■ **Exercise goal**
Restate exactly, please, each line of the listing from the one with "(12 , 4) | (11 , 3) |" to the last, including both.

■ **Given data**

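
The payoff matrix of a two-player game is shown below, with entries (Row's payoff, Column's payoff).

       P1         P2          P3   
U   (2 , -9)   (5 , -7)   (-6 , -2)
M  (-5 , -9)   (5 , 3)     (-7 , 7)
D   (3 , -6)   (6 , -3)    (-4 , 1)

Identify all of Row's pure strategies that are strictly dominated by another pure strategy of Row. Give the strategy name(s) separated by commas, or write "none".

U: dominated, since D does at least as well everywhere (P1: 3>2, P2: 6>5, P3: -4>-6).
M: dominated, since D does at least as well everywhere (P1: 3>-5, P2: 6>5, P3: -4>-7).
Nothing dominates D: U at P1 (3>2); M at P1 (3>-5).

U, M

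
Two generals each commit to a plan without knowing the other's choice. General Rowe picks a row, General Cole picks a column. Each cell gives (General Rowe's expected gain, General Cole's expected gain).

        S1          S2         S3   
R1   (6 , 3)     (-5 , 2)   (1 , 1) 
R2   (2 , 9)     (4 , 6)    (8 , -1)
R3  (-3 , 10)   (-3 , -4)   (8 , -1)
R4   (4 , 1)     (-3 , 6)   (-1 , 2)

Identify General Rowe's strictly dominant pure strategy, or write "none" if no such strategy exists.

none

R1 fails to dominate R2 at S2 (-5<4).
R2 fails to dominate R1 at S1 (2<6).
R3 fails to dominate R1 at S1 (-3<6).
R4 fails to dominate R1 at S1 (4<6).
No single strategy dominates all the others.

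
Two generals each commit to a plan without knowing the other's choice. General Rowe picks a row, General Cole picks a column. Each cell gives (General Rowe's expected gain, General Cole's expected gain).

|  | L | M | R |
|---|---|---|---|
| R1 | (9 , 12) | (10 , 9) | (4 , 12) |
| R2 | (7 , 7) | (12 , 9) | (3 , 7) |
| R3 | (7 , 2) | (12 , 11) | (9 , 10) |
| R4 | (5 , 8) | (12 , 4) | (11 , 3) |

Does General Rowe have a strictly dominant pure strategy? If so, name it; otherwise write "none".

none

R1 fails to dominate R2 at M (10<12).
R2 fails to dominate R1 at L (7<9).
R3 fails to dominate R1 at L (7<9).
R4 fails to dominate R1 at L (5<9).
No single strategy dominates all the others.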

■ **Response to this task**
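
| R4 | (5 , 8) | (12 , 4) | (11 , 3) |

Does General Rowe have a strictly dominant pure strategy? If so, name it; otherwise write "none".

none

R1 fails to dominate R2 at M (10<12).
R2 fails to dominate R1 at L (7<9).
R3 fails to dominate R1 at L (7<9).
R4 fails to dominate R1 at L (5<9).
No single strategy dominates all the others.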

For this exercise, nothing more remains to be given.